**Exercise objective**. Once you find the line that contains "Gather s: -6*s*w^2", write out that line and every line after it to the end of the records, exactly and with nothing else.
══ Input records ══
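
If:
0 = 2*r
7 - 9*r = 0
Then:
No Solution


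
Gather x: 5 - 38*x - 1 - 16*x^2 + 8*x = -16*x^2 - 30*x + 4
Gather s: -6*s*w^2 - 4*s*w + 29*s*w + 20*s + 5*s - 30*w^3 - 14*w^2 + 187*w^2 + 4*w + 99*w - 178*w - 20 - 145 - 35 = s*(-6*w^2 + 25*w + 25) - 30*w^3 + 173*w^2 - 75*w - 200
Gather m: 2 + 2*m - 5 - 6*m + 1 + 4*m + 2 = 0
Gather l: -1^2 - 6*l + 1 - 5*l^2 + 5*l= -5*l^2 - l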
═══
**Result of the exercise**.
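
Gather s: -6*s*w^2 - 4*s*w + 29*s*w + 20*s + 5*s - 30*w^3 - 14*w^2 + 187*w^2 + 4*w + 99*w - 178*w - 20 - 145 - 35 = s*(-6*w^2 + 25*w + 25) - 30*w^3 + 173*w^2 - 75*w - 200
Gather m: 2 + 2*m - 5 - 6*m + 1 + 4*m + 2 = 0
Gather l: -1^2 - 6*l + 1 - 5*l^2 + 5*l= -5*l^2 - l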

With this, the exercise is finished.